Each line from the one containing "(1.2217, -0.1745, 1.3963)" through the last line of the entries below is to be transcribed exactly. Nothing else belongs in the reply.

━━━ Records for processing

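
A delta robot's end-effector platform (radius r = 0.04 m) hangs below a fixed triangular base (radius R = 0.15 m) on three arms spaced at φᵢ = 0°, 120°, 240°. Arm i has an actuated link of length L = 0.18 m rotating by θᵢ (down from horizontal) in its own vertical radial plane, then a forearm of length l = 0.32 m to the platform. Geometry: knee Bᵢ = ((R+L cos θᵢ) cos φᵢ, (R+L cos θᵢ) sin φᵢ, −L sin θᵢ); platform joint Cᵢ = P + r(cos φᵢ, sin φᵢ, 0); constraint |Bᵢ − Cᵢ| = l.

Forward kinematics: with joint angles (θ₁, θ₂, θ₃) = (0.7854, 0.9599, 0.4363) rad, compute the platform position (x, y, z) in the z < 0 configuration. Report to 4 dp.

arm 1 at φ=0.0°: (R−r)+L cos θ1 = 0.2373;  S1 = (0.2373, 0.0000, -0.1273)
S2 = (0.2132·cos120.0°, 0.2132·sin120.0°, -0.1474) = (-0.1066, 0.1847, -0.1474)
S3 = (0.2731·cos240.0°, 0.2731·sin240.0°, -0.0761) = (-0.1366, -0.2365, -0.0761)
|S₂|²−|S₁|² = -0.0053;  |S₃|²−|S₁|² = 0.0079
linear system: -0.6878x+0.3694y = -0.0053−-0.0403z; -0.7477x+-0.4731y = 0.0079−0.1024z
det = 0.6016;  x = -0.0007+0.0312z,  y = -0.0156+0.1672z
quadratic in z: (1.0289)z²+(0.2345)z+(-0.0293)=0, √Δ=0.4192 → z ∈ {-0.3176, 0.0897}; z = -0.3176 (taking z<0)
x = -0.0106, y = -0.0687

(-0.0106, -0.0687, -0.3176)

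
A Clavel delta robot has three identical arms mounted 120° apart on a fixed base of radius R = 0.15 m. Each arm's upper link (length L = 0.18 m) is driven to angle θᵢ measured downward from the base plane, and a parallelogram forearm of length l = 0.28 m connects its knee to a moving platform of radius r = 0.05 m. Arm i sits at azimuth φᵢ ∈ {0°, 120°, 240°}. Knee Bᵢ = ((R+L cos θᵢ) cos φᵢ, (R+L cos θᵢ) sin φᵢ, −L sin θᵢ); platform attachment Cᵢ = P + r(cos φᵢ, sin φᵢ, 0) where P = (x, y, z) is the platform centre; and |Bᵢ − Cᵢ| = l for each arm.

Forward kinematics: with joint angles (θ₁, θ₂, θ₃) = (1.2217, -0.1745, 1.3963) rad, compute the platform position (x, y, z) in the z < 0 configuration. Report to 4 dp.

arm 1 at φ=0.0°: (R−r)+L cos θ1 = 0.1616;  O1 = (0.1616, 0.0000, -0.1691)
φ2=120.0°: virtual centre (-0.1386, 0.2401, 0.0313), radius l
O3 = (0.1313·cos240.0°, 0.1313·sin240.0°, -0.1773) = (-0.0656, -0.1137, -0.1773)
|O₂|²−|O₁|² = 0.0231;  |O₃|²−|O₁|² = -0.0061
[-0.6004 0.4802 0.4008]·P = 0.0231;  [-0.4544 -0.2273 -0.0162]·P = -0.0061
det = 0.3547;  x = -0.0066+0.2349z,  y = 0.0399+-0.5409z
quadratic in z: (1.3478)z²+(0.2161)z+(-0.0199)=0, √Δ=0.3925 → z ∈ {-0.2258, 0.0654}; z = -0.2258 (taking z<0)
x = -0.0596, y = 0.1620

(-0.0596, 0.1620, -0.2258)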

━━━━━━

__Output for this task__
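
Forward kinematics: with joint angles (θ₁, θ₂, θ₃) = (1.2217, -0.1745, 1.3963) rad, compute the platform position (x, y, z) in the z < 0 configuration. Report to 4 dp.

arm 1 at φ=0.0°: (R−r)+L cos θ1 = 0.1616;  O1 = (0.1616, 0.0000, -0.1691)
φ2=120.0°: virtual centre (-0.1386, 0.2401, 0.0313), radius l
O3 = (0.1313·cos240.0°, 0.1313·sin240.0°, -0.1773) = (-0.0656, -0.1137, -0.1773)
|O₂|²−|O₁|² = 0.0231;  |O₃|²−|O₁|² = -0.0061
[-0.6004 0.4802 0.4008]·P = 0.0231;  [-0.4544 -0.2273 -0.0162]·P = -0.0061
det = 0.3547;  x = -0.0066+0.2349z,  y = 0.0399+-0.5409z
quadratic in z: (1.3478)z²+(0.2161)z+(-0.0199)=0, √Δ=0.3925 → z ∈ {-0.2258, 0.0654}; z = -0.2258 (taking z<0)
x = -0.0596, y = 0.1620

(-0.0596, 0.1620, -0.2258)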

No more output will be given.